• [Requirement]:
Provide only the number of lines in the records where "above" appears.

*** Available data ***

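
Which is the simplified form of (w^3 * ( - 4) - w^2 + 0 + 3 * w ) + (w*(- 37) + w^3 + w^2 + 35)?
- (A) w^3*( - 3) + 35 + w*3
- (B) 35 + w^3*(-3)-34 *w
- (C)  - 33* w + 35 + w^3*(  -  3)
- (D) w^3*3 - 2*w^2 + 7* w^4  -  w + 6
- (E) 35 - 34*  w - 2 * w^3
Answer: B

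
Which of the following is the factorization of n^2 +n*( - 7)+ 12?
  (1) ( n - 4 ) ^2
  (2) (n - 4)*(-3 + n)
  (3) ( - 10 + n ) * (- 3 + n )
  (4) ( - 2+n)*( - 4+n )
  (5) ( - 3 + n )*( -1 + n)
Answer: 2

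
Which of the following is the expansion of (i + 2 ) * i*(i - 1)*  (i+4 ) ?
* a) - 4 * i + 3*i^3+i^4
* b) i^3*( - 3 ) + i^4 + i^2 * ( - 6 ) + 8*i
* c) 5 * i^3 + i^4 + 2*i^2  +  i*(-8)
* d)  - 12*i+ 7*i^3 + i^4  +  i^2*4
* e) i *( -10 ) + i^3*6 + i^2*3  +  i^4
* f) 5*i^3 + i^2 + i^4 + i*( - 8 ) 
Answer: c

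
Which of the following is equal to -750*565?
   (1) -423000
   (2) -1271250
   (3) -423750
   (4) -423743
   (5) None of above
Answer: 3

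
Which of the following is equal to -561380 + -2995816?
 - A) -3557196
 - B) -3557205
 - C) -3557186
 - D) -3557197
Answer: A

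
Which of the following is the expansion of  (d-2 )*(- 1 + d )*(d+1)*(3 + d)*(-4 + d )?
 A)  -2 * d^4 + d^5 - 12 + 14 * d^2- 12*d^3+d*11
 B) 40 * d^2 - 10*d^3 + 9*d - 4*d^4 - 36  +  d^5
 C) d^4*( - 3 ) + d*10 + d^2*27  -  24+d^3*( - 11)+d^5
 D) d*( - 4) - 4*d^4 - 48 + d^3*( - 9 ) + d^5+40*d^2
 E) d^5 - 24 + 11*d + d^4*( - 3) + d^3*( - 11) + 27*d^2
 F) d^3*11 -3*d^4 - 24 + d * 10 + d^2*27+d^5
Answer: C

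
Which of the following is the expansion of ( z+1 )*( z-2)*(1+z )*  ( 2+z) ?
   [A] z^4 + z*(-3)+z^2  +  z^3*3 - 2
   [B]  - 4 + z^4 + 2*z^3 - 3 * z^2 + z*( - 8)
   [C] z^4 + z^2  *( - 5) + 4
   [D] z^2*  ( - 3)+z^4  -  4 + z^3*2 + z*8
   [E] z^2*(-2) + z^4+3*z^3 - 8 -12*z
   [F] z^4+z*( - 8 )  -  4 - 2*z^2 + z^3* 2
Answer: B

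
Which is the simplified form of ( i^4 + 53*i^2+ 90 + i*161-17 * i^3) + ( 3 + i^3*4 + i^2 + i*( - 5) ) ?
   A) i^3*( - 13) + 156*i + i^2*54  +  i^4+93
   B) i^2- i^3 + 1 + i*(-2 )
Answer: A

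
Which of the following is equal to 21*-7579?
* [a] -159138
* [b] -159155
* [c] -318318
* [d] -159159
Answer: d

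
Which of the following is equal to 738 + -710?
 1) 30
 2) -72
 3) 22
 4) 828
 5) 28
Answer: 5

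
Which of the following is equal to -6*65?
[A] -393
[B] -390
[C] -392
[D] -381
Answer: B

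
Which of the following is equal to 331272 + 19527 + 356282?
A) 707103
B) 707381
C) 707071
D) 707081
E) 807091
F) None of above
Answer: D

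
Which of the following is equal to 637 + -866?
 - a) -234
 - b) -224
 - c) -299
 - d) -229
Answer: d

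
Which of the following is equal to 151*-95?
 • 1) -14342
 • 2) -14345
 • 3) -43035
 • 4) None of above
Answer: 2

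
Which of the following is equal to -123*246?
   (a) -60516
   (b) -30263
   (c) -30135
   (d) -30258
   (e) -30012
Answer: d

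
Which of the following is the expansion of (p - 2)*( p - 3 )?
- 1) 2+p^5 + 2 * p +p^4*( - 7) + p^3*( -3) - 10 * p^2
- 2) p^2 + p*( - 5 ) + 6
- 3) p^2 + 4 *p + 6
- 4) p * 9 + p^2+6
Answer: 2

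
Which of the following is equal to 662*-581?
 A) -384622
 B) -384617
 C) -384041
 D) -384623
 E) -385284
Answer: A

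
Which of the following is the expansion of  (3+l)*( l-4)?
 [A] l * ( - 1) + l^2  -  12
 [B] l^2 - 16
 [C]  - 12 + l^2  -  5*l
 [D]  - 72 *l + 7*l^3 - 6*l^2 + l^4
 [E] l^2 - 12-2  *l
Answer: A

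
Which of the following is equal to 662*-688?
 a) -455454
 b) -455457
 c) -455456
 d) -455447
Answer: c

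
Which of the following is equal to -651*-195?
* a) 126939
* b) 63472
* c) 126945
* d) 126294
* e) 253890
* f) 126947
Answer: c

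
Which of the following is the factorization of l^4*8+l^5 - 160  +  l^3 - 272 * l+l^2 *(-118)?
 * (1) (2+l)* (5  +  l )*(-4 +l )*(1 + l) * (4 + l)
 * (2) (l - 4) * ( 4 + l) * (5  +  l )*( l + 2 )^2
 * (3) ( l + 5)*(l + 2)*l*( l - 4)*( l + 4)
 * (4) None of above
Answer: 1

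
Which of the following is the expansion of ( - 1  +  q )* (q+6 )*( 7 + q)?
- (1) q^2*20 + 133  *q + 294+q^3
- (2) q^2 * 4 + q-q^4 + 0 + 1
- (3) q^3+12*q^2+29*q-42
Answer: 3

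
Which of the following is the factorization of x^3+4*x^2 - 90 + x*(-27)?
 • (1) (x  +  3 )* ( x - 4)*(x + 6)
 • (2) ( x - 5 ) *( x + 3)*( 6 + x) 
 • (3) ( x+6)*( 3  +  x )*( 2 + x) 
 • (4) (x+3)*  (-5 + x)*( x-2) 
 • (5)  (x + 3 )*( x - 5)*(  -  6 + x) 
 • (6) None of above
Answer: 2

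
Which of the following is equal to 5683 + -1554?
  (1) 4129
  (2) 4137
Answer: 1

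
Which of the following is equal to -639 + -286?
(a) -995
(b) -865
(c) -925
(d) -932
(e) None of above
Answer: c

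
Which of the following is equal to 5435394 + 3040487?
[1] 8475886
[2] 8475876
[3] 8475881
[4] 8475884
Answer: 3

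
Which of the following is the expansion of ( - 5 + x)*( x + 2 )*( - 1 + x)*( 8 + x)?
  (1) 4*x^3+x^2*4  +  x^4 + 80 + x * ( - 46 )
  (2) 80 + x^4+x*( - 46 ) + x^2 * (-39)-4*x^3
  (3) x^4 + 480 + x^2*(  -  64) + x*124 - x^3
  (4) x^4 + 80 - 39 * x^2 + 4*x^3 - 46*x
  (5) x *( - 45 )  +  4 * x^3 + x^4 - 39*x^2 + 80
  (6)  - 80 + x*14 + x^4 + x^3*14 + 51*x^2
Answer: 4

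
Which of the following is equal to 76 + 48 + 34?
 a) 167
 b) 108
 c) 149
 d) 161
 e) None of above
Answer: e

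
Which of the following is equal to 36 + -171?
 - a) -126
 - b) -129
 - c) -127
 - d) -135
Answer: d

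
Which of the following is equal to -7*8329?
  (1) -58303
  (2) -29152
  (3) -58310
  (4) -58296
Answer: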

*** End of Available data ***

• [Finished task]:
7